[Supplied records — start]

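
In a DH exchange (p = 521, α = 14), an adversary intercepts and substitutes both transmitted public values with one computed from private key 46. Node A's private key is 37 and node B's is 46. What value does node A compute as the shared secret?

Node A receives an adversary's public value M = 14^46 mod 521 instead of the honest one.
14^1 ≡ 14 (mod 521)
14^2 = (14^1)^2 ≡ 14^2 = 196 ≡ 196 (mod 521)
14^4 = (14^2)^2 ≡ 196^2 = 38416 ≡ 383 (mod 521)
14^8 = (14^4)^2 ≡ 383^2 = 146689 ≡ 288 (mod 521)
14^16 = (14^8)^2 ≡ 288^2 = 82944 ≡ 105 (mod 521)
14^32 = (14^16)^2 ≡ 105^2 = 11025 ≡ 84 (mod 521)
14^46 = 14^32 · 14^8 · 14^4 · 14^2 ≡ 84 · 288 · 383 · 196 ≡ 45 (mod 521).
So M = 45. Node A computes K = M^37 mod 521.
45^1 ≡ 45 (mod 521)
45^2 = (45^1)^2 ≡ 45^2 = 2025 ≡ 462 (mod 521)
45^4 = (45^2)^2 ≡ 462^2 = 213444 ≡ 355 (mod 521)
45^8 = (45^4)^2 ≡ 355^2 = 126025 ≡ 464 (mod 521)
45^16 = (45^8)^2 ≡ 464^2 = 215296 ≡ 123 (mod 521)
45^32 = (45^16)^2 ≡ 123^2 = 15129 ≡ 20 (mod 521)
45^37 = 45^32 · 45^4 · 45^1 ≡ 20 · 355 · 45 ≡ 127 (mod 521).

127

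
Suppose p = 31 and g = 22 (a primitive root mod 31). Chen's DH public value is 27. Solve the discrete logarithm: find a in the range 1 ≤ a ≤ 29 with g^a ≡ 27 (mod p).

Try successive powers of 22 modulo 31:
22^1 ≡ 22
22^2 ≡ 19
22^3 ≡ 15
22^4 ≡ 20
22^5 ≡ 6
22^6 ≡ 8
22^7 ≡ 21
22^8 ≡ 28
22^9 ≡ 27
Found: a = 9.

9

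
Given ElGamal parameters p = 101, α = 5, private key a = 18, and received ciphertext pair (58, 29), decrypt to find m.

Shared mask s = c₁^a mod p = 58^18 mod 101.
58^1 ≡ 58 (mod 101)
58^2 = (58^1)^2 ≡ 58^2 = 3364 ≡ 31 (mod 101)
58^4 = (58^2)^2 ≡ 31^2 = 961 ≡ 52 (mod 101)
58^8 = (58^4)^2 ≡ 52^2 = 2704 ≡ 78 (mod 101)
58^16 = (58^8)^2 ≡ 78^2 = 6084 ≡ 24 (mod 101)
58^18 = 58^16 · 58^2 ≡ 24 · 31 ≡ 37 (mod 101).
So s = 37; s⁻¹ ≡ 71 (mod 101).
m = c₂ · s⁻¹ mod 101 = 29 · 71 mod 101 = 39.

39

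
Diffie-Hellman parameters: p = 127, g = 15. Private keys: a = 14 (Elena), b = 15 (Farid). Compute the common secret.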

[Supplied records — finish]

How to complete this task:
Each record above has to be printed again, word for word.

Result below:
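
In a DH exchange (p = 521, α = 14), an adversary intercepts and substitutes both transmitted public values with one computed from private key 46. Node A's private key is 37 and node B's is 46. What value does node A compute as the shared secret?

Node A receives an adversary's public value M = 14^46 mod 521 instead of the honest one.
14^1 ≡ 14 (mod 521)
14^2 = (14^1)^2 ≡ 14^2 = 196 ≡ 196 (mod 521)
14^4 = (14^2)^2 ≡ 196^2 = 38416 ≡ 383 (mod 521)
14^8 = (14^4)^2 ≡ 383^2 = 146689 ≡ 288 (mod 521)
14^16 = (14^8)^2 ≡ 288^2 = 82944 ≡ 105 (mod 521)
14^32 = (14^16)^2 ≡ 105^2 = 11025 ≡ 84 (mod 521)
14^46 = 14^32 · 14^8 · 14^4 · 14^2 ≡ 84 · 288 · 383 · 196 ≡ 45 (mod 521).
So M = 45. Node A computes K = M^37 mod 521.
45^1 ≡ 45 (mod 521)
45^2 = (45^1)^2 ≡ 45^2 = 2025 ≡ 462 (mod 521)
45^4 = (45^2)^2 ≡ 462^2 = 213444 ≡ 355 (mod 521)
45^8 = (45^4)^2 ≡ 355^2 = 126025 ≡ 464 (mod 521)
45^16 = (45^8)^2 ≡ 464^2 = 215296 ≡ 123 (mod 521)
45^32 = (45^16)^2 ≡ 123^2 = 15129 ≡ 20 (mod 521)
45^37 = 45^32 · 45^4 · 45^1 ≡ 20 · 355 · 45 ≡ 127 (mod 521).

127

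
Suppose p = 31 and g = 22 (a primitive root mod 31). Chen's DH public value is 27. Solve the discrete logarithm: find a in the range 1 ≤ a ≤ 29 with g^a ≡ 27 (mod p).

Try successive powers of 22 modulo 31:
22^1 ≡ 22
22^2 ≡ 19
22^3 ≡ 15
22^4 ≡ 20
22^5 ≡ 6
22^6 ≡ 8
22^7 ≡ 21
22^8 ≡ 28
22^9 ≡ 27
Found: a = 9.

9

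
Given ElGamal parameters p = 101, α = 5, private key a = 18, and received ciphertext pair (58, 29), decrypt to find m.

Shared mask s = c₁^a mod p = 58^18 mod 101.
58^1 ≡ 58 (mod 101)
58^2 = (58^1)^2 ≡ 58^2 = 3364 ≡ 31 (mod 101)
58^4 = (58^2)^2 ≡ 31^2 = 961 ≡ 52 (mod 101)
58^8 = (58^4)^2 ≡ 52^2 = 2704 ≡ 78 (mod 101)
58^16 = (58^8)^2 ≡ 78^2 = 6084 ≡ 24 (mod 101)
58^18 = 58^16 · 58^2 ≡ 24 · 31 ≡ 37 (mod 101).
So s = 37; s⁻¹ ≡ 71 (mod 101).
m = c₂ · s⁻¹ mod 101 = 29 · 71 mod 101 = 39.

39

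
Diffie-Hellman parameters: p = 127, g = 15. Private keys: a = 14 (Elena), b = 15 (Farid). Compute the common secret.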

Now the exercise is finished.